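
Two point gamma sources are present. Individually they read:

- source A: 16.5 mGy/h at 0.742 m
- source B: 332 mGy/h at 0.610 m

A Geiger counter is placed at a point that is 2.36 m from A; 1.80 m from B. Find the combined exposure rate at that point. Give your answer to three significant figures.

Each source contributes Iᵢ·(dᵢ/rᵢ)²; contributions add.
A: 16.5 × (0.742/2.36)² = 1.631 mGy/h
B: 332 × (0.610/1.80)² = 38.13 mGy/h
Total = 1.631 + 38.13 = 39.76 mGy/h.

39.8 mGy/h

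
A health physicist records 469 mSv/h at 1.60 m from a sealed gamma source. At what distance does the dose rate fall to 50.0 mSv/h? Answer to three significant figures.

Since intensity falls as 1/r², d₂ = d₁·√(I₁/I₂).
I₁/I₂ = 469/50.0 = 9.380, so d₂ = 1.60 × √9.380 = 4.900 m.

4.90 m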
--
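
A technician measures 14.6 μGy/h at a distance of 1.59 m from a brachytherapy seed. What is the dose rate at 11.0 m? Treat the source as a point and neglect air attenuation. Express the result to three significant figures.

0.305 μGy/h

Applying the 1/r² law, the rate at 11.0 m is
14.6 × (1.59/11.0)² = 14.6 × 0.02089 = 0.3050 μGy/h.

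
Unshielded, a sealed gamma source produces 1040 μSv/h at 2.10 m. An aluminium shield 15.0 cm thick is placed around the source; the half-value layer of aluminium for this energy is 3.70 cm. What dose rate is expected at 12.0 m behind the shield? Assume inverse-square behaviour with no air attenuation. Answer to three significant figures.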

* Directions:
Look above for the line holding "- source A: 16.5 mGy/h at 0.742 m" and the line holding "- source B: 332 mGy/h at 0.610 m". Retype both, and every line between them, word for word and nothing else.

* Answer box:
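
- source A: 16.5 mGy/h at 0.742 m
- source B: 332 mGy/h at 0.610 m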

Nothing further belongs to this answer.